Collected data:
((
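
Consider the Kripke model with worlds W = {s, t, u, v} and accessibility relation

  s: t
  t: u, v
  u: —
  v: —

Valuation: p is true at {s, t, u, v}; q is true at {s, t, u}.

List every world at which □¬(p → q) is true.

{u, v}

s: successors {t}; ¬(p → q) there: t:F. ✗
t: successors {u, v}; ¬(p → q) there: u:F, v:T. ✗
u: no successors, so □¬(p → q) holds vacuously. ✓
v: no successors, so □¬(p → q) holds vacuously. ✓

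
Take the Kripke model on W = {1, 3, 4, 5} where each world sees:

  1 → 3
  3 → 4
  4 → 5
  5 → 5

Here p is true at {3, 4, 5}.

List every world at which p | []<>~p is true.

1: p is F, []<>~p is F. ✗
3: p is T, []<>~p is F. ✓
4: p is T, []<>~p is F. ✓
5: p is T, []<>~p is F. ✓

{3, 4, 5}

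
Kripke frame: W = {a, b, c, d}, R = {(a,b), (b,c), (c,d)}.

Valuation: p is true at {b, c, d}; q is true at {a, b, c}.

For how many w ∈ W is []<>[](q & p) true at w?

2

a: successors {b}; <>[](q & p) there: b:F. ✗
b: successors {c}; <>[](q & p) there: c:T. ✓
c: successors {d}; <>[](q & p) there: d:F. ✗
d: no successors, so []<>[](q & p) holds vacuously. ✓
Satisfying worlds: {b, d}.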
))
## TRY IT
Above are the lines; repeat exactly the ones from the line containing "Take the Kripke" down to the line containing "Kripke frame: W", both inclusive.

## ANSWER
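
Take the Kripke model on W = {1, 3, 4, 5} where each world sees:

  1 → 3
  3 → 4
  4 → 5
  5 → 5

Here p is true at {3, 4, 5}.

List every world at which p | []<>~p is true.

1: p is F, []<>~p is F. ✗
3: p is T, []<>~p is F. ✓
4: p is T, []<>~p is F. ✓
5: p is T, []<>~p is F. ✓

{3, 4, 5}

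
Kripke frame: W = {a, b, c, d}, R = {(a,b), (b,c), (c,d)}.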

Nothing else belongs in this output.